Your objective
Could you print all the entries exactly?

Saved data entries
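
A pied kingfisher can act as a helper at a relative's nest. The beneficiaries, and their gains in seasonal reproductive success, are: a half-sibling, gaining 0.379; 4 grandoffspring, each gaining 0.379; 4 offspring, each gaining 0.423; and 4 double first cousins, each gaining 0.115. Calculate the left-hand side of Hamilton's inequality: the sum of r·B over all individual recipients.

r to a half-sibling = 0.25 (half-sibs share one parent — one path of length 2: r = (1/2)^2 = 1/4).
r to a grandoffspring = 0.25 (two parent–offspring links: r = (1/2)^2 = 1/4).
r to an offspring = 1/2 (one parent–offspring link: r = (1/2)^1 = 1/2).
r to a double first cousin = 0.25 (double first cousins share both grandparent pairs — four paths of length 4: r = 4·(1/2)^4 = 1/4).
Summing one r·B term per recipient: 1·0.25·0.379 + 4·0.25·0.379 + 4·0.5·0.423 + 4·0.25·0.115 = 1.43475.

1.43475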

Written solution
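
A pied kingfisher can act as a helper at a relative's nest. The beneficiaries, and their gains in seasonal reproductive success, are: a half-sibling, gaining 0.379; 4 grandoffspring, each gaining 0.379; 4 offspring, each gaining 0.423; and 4 double first cousins, each gaining 0.115. Calculate the left-hand side of Hamilton's inequality: the sum of r·B over all individual recipients.

r to a half-sibling = 0.25 (half-sibs share one parent — one path of length 2: r = (1/2)^2 = 1/4).
r to a grandoffspring = 0.25 (two parent–offspring links: r = (1/2)^2 = 1/4).
r to an offspring = 1/2 (one parent–offspring link: r = (1/2)^1 = 1/2).
r to a double first cousin = 0.25 (double first cousins share both grandparent pairs — four paths of length 4: r = 4·(1/2)^4 = 1/4).
Summing one r·B term per recipient: 1·0.25·0.379 + 4·0.25·0.379 + 4·0.5·0.423 + 4·0.25·0.115 = 1.43475.

1.43475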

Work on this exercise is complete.